- [What needs to be done] The answer must consist of the records, repeated exactly.

--- Records for the task ---

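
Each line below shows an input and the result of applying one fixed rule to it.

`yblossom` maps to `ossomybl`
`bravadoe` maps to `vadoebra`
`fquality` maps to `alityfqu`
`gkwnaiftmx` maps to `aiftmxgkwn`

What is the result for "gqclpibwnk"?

pibwnkgqcl

Looking at the pairs, the operation is to swap the front and back halves of the string, then move the last character to the front.
Applying that to "gqclpibwnk" gives "pibwnkgqcl".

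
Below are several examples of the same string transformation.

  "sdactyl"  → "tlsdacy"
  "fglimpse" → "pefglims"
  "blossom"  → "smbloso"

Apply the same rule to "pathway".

wypatha

In each case the input is transformed by: move the last 2 characters to the front (rotate right by 2), then swap the first and last characters.
For "pathway" the result is "wypatha".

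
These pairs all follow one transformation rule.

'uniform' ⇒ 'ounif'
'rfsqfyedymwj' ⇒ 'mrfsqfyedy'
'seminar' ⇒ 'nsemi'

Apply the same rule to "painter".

The transformation: delete the last 2 characters, then move the last character to the front.
Working it through for "painter": intermediate "paint", final "tpain".

tpain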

---

- [Solution for this problem]
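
Each line below shows an input and the result of applying one fixed rule to it.

`yblossom` maps to `ossomybl`
`bravadoe` maps to `vadoebra`
`fquality` maps to `alityfqu`
`gkwnaiftmx` maps to `aiftmxgkwn`

What is the result for "gqclpibwnk"?

pibwnkgqcl

Looking at the pairs, the operation is to swap the front and back halves of the string, then move the last character to the front.
Applying that to "gqclpibwnk" gives "pibwnkgqcl".

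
Below are several examples of the same string transformation.

  "sdactyl"  → "tlsdacy"
  "fglimpse" → "pefglims"
  "blossom"  → "smbloso"

Apply the same rule to "pathway".

wypatha

In each case the input is transformed by: move the last 2 characters to the front (rotate right by 2), then swap the first and last characters.
For "pathway" the result is "wypatha".

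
These pairs all follow one transformation rule.

'uniform' ⇒ 'ounif'
'rfsqfyedymwj' ⇒ 'mrfsqfyedy'
'seminar' ⇒ 'nsemi'

Apply the same rule to "painter".

The transformation: delete the last 2 characters, then move the last character to the front.
Working it through for "painter": intermediate "paint", final "tpain".

tpain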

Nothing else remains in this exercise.